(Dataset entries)
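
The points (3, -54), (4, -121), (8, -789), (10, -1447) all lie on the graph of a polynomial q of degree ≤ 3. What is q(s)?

q(s) = -s^3 - 5s^2 + 5s + 3

Write q(s) = as^3 + bs^2 + cs + d. Substituting each data point gives a linear system:
  27a + 9b + 3c + d = -54
  64a + 16b + 4c + d = -121
  512a + 64b + 8c + d = -789
  1000a + 100b + 10c + d = -1447
Solving the system yields a = -1, b = -5, c = 5, d = 3.
So q(s) = -s^3 - 5s^2 + 5s + 3.
Check: q(8) = -789. ✓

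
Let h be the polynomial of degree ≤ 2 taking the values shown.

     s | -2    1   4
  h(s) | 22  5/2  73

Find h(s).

Using the Lagrange interpolation formula with nodes -2, 1, 4:
  L_0(s) = (s - 1)(s - 4) / 18
  L_1(s) = (s + 2)(s - 4) / -9
  L_2(s) = (s + 2)(s - 1) / 18
Then h(s) = 22·L_0(s) + 5/2·L_1(s) + 73·L_2(s).
Expanding and collecting terms gives h(s) = 5s^2 - (3/2)s - 1.
Check: h(-2) = 22. ✓

h(s) = 5s^2 - (3/2)s - 1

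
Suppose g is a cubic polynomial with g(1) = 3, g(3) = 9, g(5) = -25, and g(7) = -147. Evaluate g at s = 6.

-72

Write g(s) = as^3 + bs^2 + cs + d. Substituting each data point gives a linear system:
  a + b + c + d = 3
  27a + 9b + 3c + d = 9
  125a + 25b + 5c + d = -25
  343a + 49b + 7c + d = -147
Solving the system yields a = -1, b = 4, c = 0, d = 0.
So g(s) = -s^3 + 4s^2.
Then g(6) = -72.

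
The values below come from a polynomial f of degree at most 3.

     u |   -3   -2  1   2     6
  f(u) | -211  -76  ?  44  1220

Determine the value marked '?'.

5

The 4 known points determine the degree-3 polynomial uniquely.
Write f(u) = au^3 + bu^2 + cu + d. Substituting each data point gives a linear system:
  -27a + 9b - 3c + d = -211
  -8a + 4b - 2c + d = -76
  8a + 4b + 2c + d = 44
  216a + 36b + 6c + d = 1220
Solving the system yields a = 6, b = -3, c = 6, d = -4.
So f(u) = 6u^3 - 3u^2 + 6u - 4.
Then f(1) = 5.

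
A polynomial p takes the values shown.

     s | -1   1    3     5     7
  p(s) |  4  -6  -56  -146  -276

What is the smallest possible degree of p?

Forward differences of the values at s = -1, 1, 3, 5, 7:
  p  : 4  -6  -56  -146  -276
  Δ  : -10  -50  -90  -130
  Δ^2: -40  -40  -40
  Δ^3: 0  0
  Δ^4: 0
The second differences are constant (-40) and nonzero, while all higher differences vanish, so the minimal degree is 2.

2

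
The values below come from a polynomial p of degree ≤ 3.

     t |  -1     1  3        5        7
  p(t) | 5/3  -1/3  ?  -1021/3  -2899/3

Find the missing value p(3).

On equispaced nodes a degree-3 polynomial has vanishing fourth forward difference, so
  p(-1) - 4·p(1) + 6·p(3) - 4·p(5) + p(7) = 0.
Substituting the known values and solving for p(3):
  6·p(3) = -398
  p(3) = -199/3.

-199/3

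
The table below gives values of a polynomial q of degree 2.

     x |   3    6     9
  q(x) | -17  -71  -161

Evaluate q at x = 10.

Forward differences of the values at x = 3, 6, 9:
  q  : -17  -71  -161
  Δ  : -54  -90
  Δ^2: -36
The second differences are constant, confirming degree 2.
Interpolating (Newton forward form) and evaluating at x = 10 gives q(10) = -199.

-199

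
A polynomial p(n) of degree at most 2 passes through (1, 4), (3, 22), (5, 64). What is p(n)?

p(n) = 3n^2 - 3n + 4

Write p(n) = an^2 + bn + c. Substituting each data point gives a linear system:
  a + b + c = 4
  9a + 3b + c = 22
  25a + 5b + c = 64
Solving the system yields a = 3, b = -3, c = 4.
So p(n) = 3n^2 - 3n + 4.
Check: p(5) = 64. ✓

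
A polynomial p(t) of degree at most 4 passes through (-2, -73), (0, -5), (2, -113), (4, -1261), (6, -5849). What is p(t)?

p(t) = -4t^4 - 2t^3 - 6t^2 - 2t - 5

Write p(t) = at^4 + bt^3 + ct^2 + dt + e. Substituting each data point gives a linear system:
  16a - 8b + 4c - 2d + e = -73
  e = -5
  16a + 8b + 4c + 2d + e = -113
  256a + 64b + 16c + 4d + e = -1261
  1296a + 216b + 36c + 6d + e = -5849
Solving the system yields a = -4, b = -2, c = -6, d = -2, e = -5.
So p(t) = -4t^4 - 2t^3 - 6t^2 - 2t - 5.
Check: p(2) = -113. ✓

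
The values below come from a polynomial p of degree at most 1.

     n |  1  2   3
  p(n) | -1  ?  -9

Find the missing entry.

On equispaced nodes a degree-1 polynomial has vanishing second forward difference, so
  p(1) - 2·p(2) + p(3) = 0.
Substituting the known values and solving for p(2):
  -2·p(2) = 10
  p(2) = -5.

-5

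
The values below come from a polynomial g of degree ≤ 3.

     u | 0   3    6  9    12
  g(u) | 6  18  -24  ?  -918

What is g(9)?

-282

On equispaced nodes a degree-3 polynomial has vanishing fourth forward difference, so
  g(0) - 4·g(3) + 6·g(6) - 4·g(9) + g(12) = 0.
Substituting the known values and solving for g(9):
  -4·g(9) = 1128
  g(9) = -282.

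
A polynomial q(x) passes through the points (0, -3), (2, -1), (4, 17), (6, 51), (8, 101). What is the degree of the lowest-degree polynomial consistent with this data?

Forward differences of the values at x = 0, 2, 4, 6, 8:
  q  : -3  -1  17  51  101
  Δ  : 2  18  34  50
  Δ^2: 16  16  16
  Δ^3: 0  0
  Δ^4: 0
The second differences are constant (16) and nonzero, while all higher differences vanish, so the minimal degree is 2.

2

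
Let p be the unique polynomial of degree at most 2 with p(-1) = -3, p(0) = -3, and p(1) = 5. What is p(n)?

p(n) = 4n^2 + 4n - 3

Write p(n) = an^2 + bn + c. Substituting each data point gives a linear system:
  a - b + c = -3
  c = -3
  a + b + c = 5
Solving the system yields a = 4, b = 4, c = -3.
So p(n) = 4n² + 4n - 3.
Check: p(1) = 5. ✓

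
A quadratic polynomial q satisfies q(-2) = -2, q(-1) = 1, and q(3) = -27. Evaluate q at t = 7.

Using the Lagrange interpolation formula with nodes -2, -1, 3:
  L_0(t) = (t + 1)(t - 3) / 5
  L_1(t) = (t + 2)(t - 3) / -4
  L_2(t) = (t + 2)(t + 1) / 20
Then q(t) = -2·L_0(t) + 1·L_1(t) - 27·L_2(t).
Expanding and collecting terms gives q(t) = -2t² - 3t.
Evaluating at t = 7: q(7) = -119.

-119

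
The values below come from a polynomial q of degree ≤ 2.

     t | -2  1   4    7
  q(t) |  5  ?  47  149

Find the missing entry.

-1

On equispaced nodes a degree-2 polynomial has vanishing third forward difference, so
  - q(-2) + 3·q(1) - 3·q(4) + q(7) = 0.
Substituting the known values and solving for q(1):
  3·q(1) = -3
  q(1) = -1.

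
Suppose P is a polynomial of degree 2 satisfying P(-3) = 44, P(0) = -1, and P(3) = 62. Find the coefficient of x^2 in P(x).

Write P(x) = ax^2 + bx + c. Substituting each data point gives a linear system:
  9a - 3b + c = 44
  c = -1
  9a + 3b + c = 62
Solving the system yields a = 6, b = 3, c = -1.
So P(x) = 6x^2 + 3x - 1.
The leading coefficient is 6.

6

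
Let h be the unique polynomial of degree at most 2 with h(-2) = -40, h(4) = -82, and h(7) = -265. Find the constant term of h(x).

-6

Write h(x) = ax^2 + bx + c. Substituting each data point gives a linear system:
  4a - 2b + c = -40
  16a + 4b + c = -82
  49a + 7b + c = -265
Solving the system yields a = -6, b = 5, c = -6.
So h(x) = -6x^2 + 5x - 6.
The constant term is -6.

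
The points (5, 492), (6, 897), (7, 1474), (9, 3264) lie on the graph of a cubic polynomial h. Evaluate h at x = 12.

7989

Using the Lagrange interpolation formula with nodes 5, 6, 7, 9:
  L_0(x) = (x - 6)(x - 7)(x - 9) / -8
  L_1(x) = (x - 5)(x - 7)(x - 9) / 3
  L_2(x) = (x - 5)(x - 6)(x - 9) / -4
  L_3(x) = (x - 5)(x - 6)(x - 7) / 24
Then h(x) = 492·L_0(x) + 897·L_1(x) + 1474·L_2(x) + 3264·L_3(x).
Expanding and collecting terms gives h(x) = 5x^3 - 4x^2 - 6x - 3.
Evaluating at x = 12: h(12) = 7989.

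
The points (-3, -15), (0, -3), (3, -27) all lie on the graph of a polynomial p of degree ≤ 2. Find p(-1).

-3

Write p(u) = au^2 + bu + c. Substituting each data point gives a linear system:
  9a - 3b + c = -15
  c = -3
  9a + 3b + c = -27
Solving the system yields a = -2, b = -2, c = -3.
So p(u) = -2u^2 - 2u - 3.
Then p(-1) = -3.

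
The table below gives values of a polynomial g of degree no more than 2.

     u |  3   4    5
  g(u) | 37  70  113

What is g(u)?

Using the Lagrange interpolation formula with nodes 3, 4, 5:
  L_0(u) = (u - 4)(u - 5) / 2
  L_1(u) = (u - 3)(u - 5) / -1
  L_2(u) = (u - 3)(u - 4) / 2
Then g(u) = 37·L_0(u) + 70·L_1(u) + 113·L_2(u).
Expanding and collecting terms gives g(u) = 5u^2 - 2u - 2.
Check: g(4) = 70. ✓

g(u) = 5u^2 - 2u - 2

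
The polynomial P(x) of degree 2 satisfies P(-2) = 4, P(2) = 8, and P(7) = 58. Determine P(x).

Using the Lagrange interpolation formula with nodes -2, 2, 7:
  L_0(x) = (x - 2)(x - 7) / 36
  L_1(x) = (x + 2)(x - 7) / -20
  L_2(x) = (x + 2)(x - 2) / 45
Then P(x) = 4·L_0(x) + 8·L_1(x) + 58·L_2(x).
Expanding and collecting terms gives P(x) = x² + x + 2.
Check: P(7) = 58. ✓

P(x) = x^2 + x + 2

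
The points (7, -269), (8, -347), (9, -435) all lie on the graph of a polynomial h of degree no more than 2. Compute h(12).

-759

Using the Lagrange interpolation formula with nodes 7, 8, 9:
  L_0(t) = (t - 8)(t - 9) / 2
  L_1(t) = (t - 7)(t - 9) / -1
  L_2(t) = (t - 7)(t - 8) / 2
Then h(t) = -269·L_0(t) - 347·L_1(t) - 435·L_2(t).
Expanding and collecting terms gives h(t) = -5t^2 - 3t - 3.
Evaluating at t = 12: h(12) = -759.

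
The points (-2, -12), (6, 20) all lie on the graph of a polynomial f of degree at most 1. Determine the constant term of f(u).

Write f(u) = au + b. Substituting each data point gives a linear system:
  -2a + b = -12
  6a + b = 20
Solving the system yields a = 4, b = -4.
So f(u) = 4u - 4.
The constant term is -4.

-4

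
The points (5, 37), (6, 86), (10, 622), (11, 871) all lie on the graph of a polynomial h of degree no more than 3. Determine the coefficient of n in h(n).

Write h(n) = an^3 + bn^2 + cn + d. Substituting each data point gives a linear system:
  125a + 25b + 5c + d = 37
  216a + 36b + 6c + d = 86
  1000a + 100b + 10c + d = 622
  1331a + 121b + 11c + d = 871
Solving the system yields a = 1, b = -4, c = 2, d = 2.
So h(n) = n^3 - 4n^2 + 2n + 2.
The coefficient of n is 2.

2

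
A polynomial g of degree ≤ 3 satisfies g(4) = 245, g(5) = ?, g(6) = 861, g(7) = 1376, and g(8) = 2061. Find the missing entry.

492

The 4 known points determine the degree-3 polynomial uniquely.
Write g(n) = an^3 + bn^2 + cn + d. Substituting each data point gives a linear system:
  64a + 16b + 4c + d = 245
  216a + 36b + 6c + d = 861
  343a + 49b + 7c + d = 1376
  512a + 64b + 8c + d = 2061
Solving the system yields a = 4, b = 1, c = -6, d = -3.
So g(n) = 4n³ + n² - 6n - 3.
Then g(5) = 492.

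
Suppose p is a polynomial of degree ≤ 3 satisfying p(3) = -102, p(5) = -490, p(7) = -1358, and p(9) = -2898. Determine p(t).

p(t) = -4t^3 + 2t

Using the Lagrange interpolation formula with nodes 3, 5, 7, 9:
  L_0(t) = (t - 5)(t - 7)(t - 9) / -48
  L_1(t) = (t - 3)(t - 7)(t - 9) / 16
  L_2(t) = (t - 3)(t - 5)(t - 9) / -16
  L_3(t) = (t - 3)(t - 5)(t - 7) / 48
Then p(t) = -102·L_0(t) - 490·L_1(t) - 1358·L_2(t) - 2898·L_3(t).
Expanding and collecting terms gives p(t) = -4t³ + 2t.
Check: p(5) = -490. ✓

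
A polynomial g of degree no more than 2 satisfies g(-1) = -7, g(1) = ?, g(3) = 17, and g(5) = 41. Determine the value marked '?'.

The 3 known points determine the degree-2 polynomial uniquely.
Write g(s) = as^2 + bs + c. Substituting each data point gives a linear system:
  a - b + c = -7
  9a + 3b + c = 17
  25a + 5b + c = 41
Solving the system yields a = 1, b = 4, c = -4.
So g(s) = s^2 + 4s - 4.
Then g(1) = 1.

1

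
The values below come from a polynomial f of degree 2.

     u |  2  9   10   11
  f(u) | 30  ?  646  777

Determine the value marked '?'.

527

The 3 known points determine the degree-2 polynomial uniquely.
Write f(u) = au^2 + bu + c. Substituting each data point gives a linear system:
  4a + 2b + c = 30
  100a + 10b + c = 646
  121a + 11b + c = 777
Solving the system yields a = 6, b = 5, c = -4.
So f(u) = 6u^2 + 5u - 4.
Then f(9) = 527.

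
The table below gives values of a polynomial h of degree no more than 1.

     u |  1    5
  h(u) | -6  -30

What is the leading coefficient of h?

Write h(u) = au + b. Substituting each data point gives a linear system:
  a + b = -6
  5a + b = -30
Solving the system yields a = -6, b = 0.
So h(u) = -6u.
The leading coefficient is -6.

-6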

> [TASK]: Wherever a line of the entries holds the string "below", copy that line.

> [FINISHED EXERCISE]:
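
The values below come from a polynomial f of degree at most 3.
The values below come from a polynomial p of degree ≤ 3.
The table below gives values of a polynomial q of degree 2.
The values below come from a polynomial p of degree at most 1.
The values below come from a polynomial g of degree ≤ 3.
The values below come from a polynomial q of degree ≤ 2.
The table below gives values of a polynomial g of degree no more than 2.
The values below come from a polynomial f of degree 2.
The table below gives values of a polynomial h of degree no more than 1.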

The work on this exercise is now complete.